• [Exercise instructions]:
Your answer should consist of each line from the data below that contains "same".

• [Dataset records]:
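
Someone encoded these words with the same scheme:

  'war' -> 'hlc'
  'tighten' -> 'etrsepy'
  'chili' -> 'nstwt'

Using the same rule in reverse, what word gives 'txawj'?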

• [Solved problem]:
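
Someone encoded these words with the same scheme:
Using the same rule in reverse, what word gives 'txawj'?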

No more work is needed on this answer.